■ What this task involves ■
Find the line that contains "A solid circular brass propeller", then repeat it and each line after it to the end of the records, exactly.

___ Data

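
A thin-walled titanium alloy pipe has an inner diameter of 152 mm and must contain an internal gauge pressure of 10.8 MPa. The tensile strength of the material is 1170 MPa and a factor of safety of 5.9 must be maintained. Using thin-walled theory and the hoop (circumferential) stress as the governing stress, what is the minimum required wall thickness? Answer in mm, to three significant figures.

σ_allow = 1170/5.9 = 198.3 MPa.
Hoop stress σ_h = pD/(2t), so t = pD/(2σ_allow) = 10.8×152/(2×198.3) = 4.139 mm.

t = 4.14 mm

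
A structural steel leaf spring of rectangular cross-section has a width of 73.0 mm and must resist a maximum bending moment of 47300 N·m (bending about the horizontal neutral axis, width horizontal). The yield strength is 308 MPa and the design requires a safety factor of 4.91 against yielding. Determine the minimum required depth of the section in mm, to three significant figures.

σ_allow = 308/4.91 = 62.73 MPa.
For a rectangular section σ = 6M/(bh²), so h² = 6M/(b σ_allow) = 6×4.7300×10^7/(73.0×62.73) = 61980 mm².
h = 248.9 mm.

h = 249 mm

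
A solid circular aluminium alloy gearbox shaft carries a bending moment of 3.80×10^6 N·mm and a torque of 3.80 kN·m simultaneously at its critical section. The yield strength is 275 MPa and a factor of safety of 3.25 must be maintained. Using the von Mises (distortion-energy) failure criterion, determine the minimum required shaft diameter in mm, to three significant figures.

d = 84.6 mm

σ_allow = σ_y/n = 275/3.25 = 84.62 MPa.
For a solid shaft σ_b = 32M/(πd³) and τ = 16T/(πd³), so the von Mises stress is σ' = (16/πd³)·√(4M²+3T²).
√(4M²+3T²) = √(4×(3.800×10^6)² + 3×(3.800×10^6)²) = 1.005×10^7 N·mm.
d³ = 16×1.005×10^7/(π×84.62) = 605100 mm³.
d = 84.58 mm.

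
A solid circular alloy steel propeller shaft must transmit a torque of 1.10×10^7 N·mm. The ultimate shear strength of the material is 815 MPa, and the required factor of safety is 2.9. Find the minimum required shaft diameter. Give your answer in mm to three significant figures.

d = 58.4 mm

Allowable shear stress τ_allow = 815/2.9 = 281.0 MPa.
For a solid shaft τ = 16T/(πd³), so d³ = 16T/(π τ_allow) = 16×1.1000×10^7/(π×281.0) = 199300 mm³.
d = (199300)^(1/3) = 58.42 mm.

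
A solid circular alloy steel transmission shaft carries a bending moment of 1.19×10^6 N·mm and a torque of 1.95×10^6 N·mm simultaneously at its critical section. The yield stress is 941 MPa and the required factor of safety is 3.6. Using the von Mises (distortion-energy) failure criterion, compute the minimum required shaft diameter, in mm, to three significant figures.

σ_allow = σ_y/n = 941/3.6 = 261.4 MPa.
For a solid shaft σ_b = 32M/(πd³) and τ = 16T/(πd³), so the von Mises stress is σ' = (16/πd³)·√(4M²+3T²).
√(4M²+3T²) = √(4×(1.190×10^6)² + 3×(1.950×10^6)²) = 4.132×10^6 N·mm.
d³ = 16×4.132×10^6/(π×261.4) = 80510 mm³.
d = 43.18 mm.

d = 43.2 mm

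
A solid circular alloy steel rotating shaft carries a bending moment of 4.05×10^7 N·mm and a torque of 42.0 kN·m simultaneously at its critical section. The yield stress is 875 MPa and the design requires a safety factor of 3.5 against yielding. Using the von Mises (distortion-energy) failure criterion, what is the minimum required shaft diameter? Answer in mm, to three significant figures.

d = 130 mm

σ_allow = σ_y/n = 875/3.5 = 250.0 MPa.
For a solid shaft σ_b = 32M/(πd³) and τ = 16T/(πd³), so the von Mises stress is σ' = (16/πd³)·√(4M²+3T²).
√(4M²+3T²) = √(4×(4.050×10^7)² + 3×(4.200×10^7)²) = 1.089×10^8 N·mm.
d³ = 16×1.089×10^8/(π×250.0) = 2.218×10^6 mm³.
d = 130.4 mm.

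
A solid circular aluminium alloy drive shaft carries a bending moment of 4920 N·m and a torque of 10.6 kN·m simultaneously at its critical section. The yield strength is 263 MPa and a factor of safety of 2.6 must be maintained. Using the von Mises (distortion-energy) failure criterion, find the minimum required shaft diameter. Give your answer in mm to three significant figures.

σ_allow = σ_y/n = 263/2.6 = 101.2 MPa.
For a solid shaft σ_b = 32M/(πd³) and τ = 16T/(πd³), so the von Mises stress is σ' = (16/πd³)·√(4M²+3T²).
√(4M²+3T²) = √(4×(4.920×10^6)² + 3×(1.060×10^7)²) = 2.083×10^7 N·mm.
d³ = 16×2.083×10^7/(π×101.2) = 1.049×10^6 mm³.
d = 101.6 mm.

d = 102 mm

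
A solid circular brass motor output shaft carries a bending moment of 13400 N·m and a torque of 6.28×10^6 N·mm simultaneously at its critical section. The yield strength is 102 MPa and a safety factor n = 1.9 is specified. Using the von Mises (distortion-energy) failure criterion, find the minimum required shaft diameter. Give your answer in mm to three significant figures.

d = 140 mm

σ_allow = σ_y/n = 102/1.9 = 53.68 MPa.
For a solid shaft σ_b = 32M/(πd³) and τ = 16T/(πd³), so the von Mises stress is σ' = (16/πd³)·√(4M²+3T²).
√(4M²+3T²) = √(4×(1.340×10^7)² + 3×(6.280×10^6)²) = 2.892×10^7 N·mm.
d³ = 16×2.892×10^7/(π×53.68) = 2.744×10^6 mm³.
d = 140.0 mm.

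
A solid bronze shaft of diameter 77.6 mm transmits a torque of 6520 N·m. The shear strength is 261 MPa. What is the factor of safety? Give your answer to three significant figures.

n = 3.67

τ = 16T/(πd³) = 16×6520000/(π×77.6³) = 71.06 MPa.
n = τ_limit/τ = 261/71.06 = 3.673.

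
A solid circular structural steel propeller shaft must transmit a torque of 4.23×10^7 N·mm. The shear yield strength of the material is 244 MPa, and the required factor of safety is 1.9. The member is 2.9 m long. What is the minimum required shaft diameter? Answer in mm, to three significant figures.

Allowable shear stress τ_allow = 244/1.9 = 128.4 MPa.
For a solid shaft τ = 16T/(πd³), so d³ = 16T/(π τ_allow) = 16×4.2300×10^7/(π×128.4) = 1.678×10^6 mm³.
d = (1.678×10^6)^(1/3) = 118.8 mm.

d = 119 mm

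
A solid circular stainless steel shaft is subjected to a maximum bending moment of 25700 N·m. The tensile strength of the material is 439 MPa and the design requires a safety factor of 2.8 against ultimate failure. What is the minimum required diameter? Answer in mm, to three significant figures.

d = 119 mm

σ_allow = 439/2.8 = 156.8 MPa.
For a solid circular section σ = 32M/(πd³), so d³ = 32M/(π σ_allow) = 32×2.5700×10^7/(π×156.8) = 1.670×10^6 mm³.
d = 118.6 mm.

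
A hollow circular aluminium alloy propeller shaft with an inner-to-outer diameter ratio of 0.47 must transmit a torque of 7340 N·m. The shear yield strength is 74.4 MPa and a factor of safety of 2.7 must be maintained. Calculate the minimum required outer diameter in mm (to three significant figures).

τ_allow = 74.4/2.7 = 27.56 MPa.
For a hollow shaft τ = 16T/[πd_o³(1−k⁴)] with k = 0.47, so 1−k⁴ = 0.9512.
d_o³ = 16T/[π τ_allow (1−k⁴)] = 16×7340000/(π×27.56×0.9512) = 1.426×10^6 mm³.
d_o = 112.6 mm.

d_o = 113 mm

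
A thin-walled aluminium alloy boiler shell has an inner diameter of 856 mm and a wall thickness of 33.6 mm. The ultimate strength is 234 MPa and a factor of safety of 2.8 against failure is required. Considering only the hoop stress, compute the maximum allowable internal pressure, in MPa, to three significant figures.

σ_allow = 234/2.8 = 83.57 MPa.
σ_h = pD/(2t) → p_allow = 2σ_allow t/D = 2×83.57×33.6/856 = 6.561 MPa.

p_allow = 6.56 MPa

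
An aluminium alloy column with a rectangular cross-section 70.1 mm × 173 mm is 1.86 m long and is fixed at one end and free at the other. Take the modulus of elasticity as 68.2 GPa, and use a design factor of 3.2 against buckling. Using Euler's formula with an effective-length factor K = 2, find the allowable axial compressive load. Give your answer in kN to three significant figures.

P_allow = 75.5 kN

Buckling occurs about the weak axis: I_min = h·b³/12 = 173×70.1³/12 = 4.966×10^6 mm⁴ (b = 70.1 mm is the smaller dimension).
Effective length L_e = KL = 2×1.86 m = 3720 mm.
Euler critical load P_cr = π²EI/L_e² = π²×68200×4.966×10^6/3720² = 241600 N.
P_allow = P_cr/n = 241600/3.2 = 75490 N.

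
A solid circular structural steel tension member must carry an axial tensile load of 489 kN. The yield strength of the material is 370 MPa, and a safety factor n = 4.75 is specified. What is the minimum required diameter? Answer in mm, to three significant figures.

d = 89.4 mm

Allowable stress σ_allow = 370/4.75 = 77.89 MPa.
Required area A = F/σ_allow = 489000/77.89 = 6278 mm².
A = πd²/4 → d = √(4A/π) = 89.40 mm.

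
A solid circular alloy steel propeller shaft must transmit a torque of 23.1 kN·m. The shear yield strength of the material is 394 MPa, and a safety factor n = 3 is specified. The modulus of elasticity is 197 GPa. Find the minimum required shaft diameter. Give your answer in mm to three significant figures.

Allowable shear stress τ_allow = 394/3 = 131.3 MPa.
For a solid shaft τ = 16T/(πd³), so d³ = 16T/(π τ_allow) = 16×2.3100×10^7/(π×131.3) = 895800 mm³.
d = (895800)^(1/3) = 96.40 mm.

d = 96.4 mm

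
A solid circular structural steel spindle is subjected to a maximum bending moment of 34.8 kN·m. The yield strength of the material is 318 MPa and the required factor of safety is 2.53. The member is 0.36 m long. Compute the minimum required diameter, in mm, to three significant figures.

d = 141 mm

σ_allow = 318/2.53 = 125.7 MPa.
For a solid circular section σ = 32M/(πd³), so d³ = 32M/(π σ_allow) = 32×3.4800×10^7/(π×125.7) = 2.820×10^6 mm³.
d = 141.3 mm.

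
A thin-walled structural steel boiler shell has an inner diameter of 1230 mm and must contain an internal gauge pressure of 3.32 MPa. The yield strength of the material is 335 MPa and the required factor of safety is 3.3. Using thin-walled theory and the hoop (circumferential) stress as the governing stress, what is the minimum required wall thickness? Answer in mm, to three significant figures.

t = 20.1 mm

σ_allow = 335/3.3 = 101.5 MPa.
Hoop stress σ_h = pD/(2t), so t = pD/(2σ_allow) = 3.32×1230/(2×101.5) = 20.11 mm.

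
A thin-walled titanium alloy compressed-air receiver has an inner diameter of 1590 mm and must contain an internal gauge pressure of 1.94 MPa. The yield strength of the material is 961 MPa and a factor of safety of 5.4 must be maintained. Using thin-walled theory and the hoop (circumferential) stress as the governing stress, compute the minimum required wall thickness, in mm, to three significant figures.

σ_allow = 961/5.4 = 178.0 MPa.
Hoop stress σ_h = pD/(2t), so t = pD/(2σ_allow) = 1.94×1590/(2×178.0) = 8.666 mm.

t = 8.67 mm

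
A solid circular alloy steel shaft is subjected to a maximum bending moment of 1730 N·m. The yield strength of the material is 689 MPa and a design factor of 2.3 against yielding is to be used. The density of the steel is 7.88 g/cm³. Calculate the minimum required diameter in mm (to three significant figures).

σ_allow = 689/2.3 = 299.6 MPa.
For a solid circular section σ = 32M/(πd³), so d³ = 32M/(π σ_allow) = 32×1730000/(π×299.6) = 58820 mm³.
d = 38.89 mm.

d = 38.9 mm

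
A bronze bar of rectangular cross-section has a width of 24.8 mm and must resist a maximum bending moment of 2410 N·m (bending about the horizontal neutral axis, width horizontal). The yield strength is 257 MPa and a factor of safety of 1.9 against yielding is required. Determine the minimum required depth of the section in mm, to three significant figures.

σ_allow = 257/1.9 = 135.3 MPa.
For a rectangular section σ = 6M/(bh²), so h² = 6M/(b σ_allow) = 6×2410000/(24.8×135.3) = 4311 mm².
h = 65.66 mm.

h = 65.7 mm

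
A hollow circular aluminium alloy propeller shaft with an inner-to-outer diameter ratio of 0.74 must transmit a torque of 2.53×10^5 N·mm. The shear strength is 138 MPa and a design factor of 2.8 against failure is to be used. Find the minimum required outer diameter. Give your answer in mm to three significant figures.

τ_allow = 138/2.8 = 49.29 MPa.
For a hollow shaft τ = 16T/[πd_o³(1−k⁴)] with k = 0.74, so 1−k⁴ = 0.7001.
d_o³ = 16T/[π τ_allow (1−k⁴)] = 16×253000/(π×49.29×0.7001) = 37340 mm³.
d_o = 33.42 mm.

d_o = 33.4 mm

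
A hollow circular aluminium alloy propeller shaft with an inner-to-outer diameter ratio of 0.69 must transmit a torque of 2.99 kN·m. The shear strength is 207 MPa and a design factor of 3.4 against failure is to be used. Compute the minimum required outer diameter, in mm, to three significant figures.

d_o = 68.6 mm

τ_allow = 207/3.4 = 60.88 MPa.
For a hollow shaft τ = 16T/[πd_o³(1−k⁴)] with k = 0.69, so 1−k⁴ = 0.7733.
d_o³ = 16T/[π τ_allow (1−k⁴)] = 16×2990000/(π×60.88×0.7733) = 323400 mm³.
d_o = 68.64 mm.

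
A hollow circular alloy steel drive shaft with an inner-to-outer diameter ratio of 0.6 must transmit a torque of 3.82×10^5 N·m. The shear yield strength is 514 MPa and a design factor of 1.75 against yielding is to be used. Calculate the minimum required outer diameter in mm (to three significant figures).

d_o = 197 mm

τ_allow = 514/1.75 = 293.7 MPa.
For a hollow shaft τ = 16T/[πd_o³(1−k⁴)] with k = 0.6, so 1−k⁴ = 0.8704.
d_o³ = 16T/[π τ_allow (1−k⁴)] = 16×3.8200×10^8/(π×293.7×0.8704) = 7.610×10^6 mm³.
d_o = 196.7 mm.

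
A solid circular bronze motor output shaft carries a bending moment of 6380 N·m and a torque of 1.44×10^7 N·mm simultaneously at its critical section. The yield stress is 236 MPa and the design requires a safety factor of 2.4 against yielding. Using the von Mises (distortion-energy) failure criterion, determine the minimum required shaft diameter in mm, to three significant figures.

σ_allow = σ_y/n = 236/2.4 = 98.33 MPa.
For a solid shaft σ_b = 32M/(πd³) and τ = 16T/(πd³), so the von Mises stress is σ' = (16/πd³)·√(4M²+3T²).
√(4M²+3T²) = √(4×(6.380×10^6)² + 3×(1.440×10^7)²) = 2.802×10^7 N·mm.
d³ = 16×2.802×10^7/(π×98.33) = 1.451×10^6 mm³.
d = 113.2 mm.

d = 113 mm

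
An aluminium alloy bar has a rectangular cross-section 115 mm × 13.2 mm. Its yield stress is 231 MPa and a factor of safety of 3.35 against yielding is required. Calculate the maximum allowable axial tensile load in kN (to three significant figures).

σ_allow = 231/3.35 = 68.96 MPa.
A = 115×13.2 = 1518 mm².
F_allow = σ_allow × A = 68.96×1518 = 104700 N.

F_allow = 105 kN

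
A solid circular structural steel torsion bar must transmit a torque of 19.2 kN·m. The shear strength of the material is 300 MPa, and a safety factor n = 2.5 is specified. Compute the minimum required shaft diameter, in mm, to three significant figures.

Allowable shear stress τ_allow = 300/2.5 = 120.0 MPa.
For a solid shaft τ = 16T/(πd³), so d³ = 16T/(π τ_allow) = 16×1.9200×10^7/(π×120.0) = 814900 mm³.
d = (814900)^(1/3) = 93.40 mm.

d = 93.4 mm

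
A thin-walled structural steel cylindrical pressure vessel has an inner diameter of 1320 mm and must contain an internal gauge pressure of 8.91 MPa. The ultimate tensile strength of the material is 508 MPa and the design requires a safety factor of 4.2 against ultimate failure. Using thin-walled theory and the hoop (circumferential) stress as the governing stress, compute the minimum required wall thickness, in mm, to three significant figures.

t = 48.6 mm

σ_allow = 508/4.2 = 121.0 MPa.
Hoop stress σ_h = pD/(2t), so t = pD/(2σ_allow) = 8.91×1320/(2×121.0) = 48.62 mm.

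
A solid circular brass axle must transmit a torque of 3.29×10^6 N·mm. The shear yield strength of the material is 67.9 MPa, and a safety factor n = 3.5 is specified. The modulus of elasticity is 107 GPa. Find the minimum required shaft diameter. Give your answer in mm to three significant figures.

d = 95.2 mm

Allowable shear stress τ_allow = 67.9/3.5 = 19.40 MPa.
For a solid shaft τ = 16T/(πd³), so d³ = 16T/(π τ_allow) = 16×3290000/(π×19.40) = 863700 mm³.
d = (863700)^(1/3) = 95.23 mm.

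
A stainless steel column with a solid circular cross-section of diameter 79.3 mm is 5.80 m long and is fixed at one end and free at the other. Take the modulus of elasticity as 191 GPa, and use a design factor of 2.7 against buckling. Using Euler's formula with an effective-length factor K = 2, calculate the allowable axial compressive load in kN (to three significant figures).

P_allow = 10.1 kN

I = πd⁴/64 = π×79.3⁴/64 = 1.941×10^6 mm⁴.
Effective length L_e = KL = 2×5.80 m = 11600 mm.
Euler critical load P_cr = π²EI/L_e² = π²×191000×1.941×10^6/11600² = 27190 N.
P_allow = P_cr/n = 27190/2.7 = 10070 N.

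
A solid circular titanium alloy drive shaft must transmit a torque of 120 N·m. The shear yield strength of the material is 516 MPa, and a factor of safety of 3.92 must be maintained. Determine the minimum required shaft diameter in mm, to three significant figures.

d = 16.7 mm

Allowable shear stress τ_allow = 516/3.92 = 131.6 MPa.
For a solid shaft τ = 16T/(πd³), so d³ = 16T/(π τ_allow) = 16×120000/(π×131.6) = 4643 mm³.
d = (4643)^(1/3) = 16.68 mm.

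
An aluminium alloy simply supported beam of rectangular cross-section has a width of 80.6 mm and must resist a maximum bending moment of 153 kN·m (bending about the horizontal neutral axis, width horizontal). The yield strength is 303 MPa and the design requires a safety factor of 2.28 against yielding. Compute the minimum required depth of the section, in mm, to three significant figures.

h = 293 mm

σ_allow = 303/2.28 = 132.9 MPa.
For a rectangular section σ = 6M/(bh²), so h² = 6M/(b σ_allow) = 6×1.5300×10^8/(80.6×132.9) = 85700 mm².
h = 292.8 mm.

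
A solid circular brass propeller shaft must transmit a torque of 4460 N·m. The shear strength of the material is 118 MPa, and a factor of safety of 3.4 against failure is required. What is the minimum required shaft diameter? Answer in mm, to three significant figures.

Allowable shear stress τ_allow = 118/3.4 = 34.71 MPa.
For a solid shaft τ = 16T/(πd³), so d³ = 16T/(π τ_allow) = 16×4460000/(π×34.71) = 654500 mm³.
d = (654500)^(1/3) = 86.82 mm.

d = 86.8 mm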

______

■ Answer section ■
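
A solid circular brass propeller shaft must transmit a torque of 4460 N·m. The shear strength of the material is 118 MPa, and a factor of safety of 3.4 against failure is required. What is the minimum required shaft diameter? Answer in mm, to three significant figures.

Allowable shear stress τ_allow = 118/3.4 = 34.71 MPa.
For a solid shaft τ = 16T/(πd³), so d³ = 16T/(π τ_allow) = 16×4460000/(π×34.71) = 654500 mm³.
d = (654500)^(1/3) = 86.82 mm.

d = 86.8 mm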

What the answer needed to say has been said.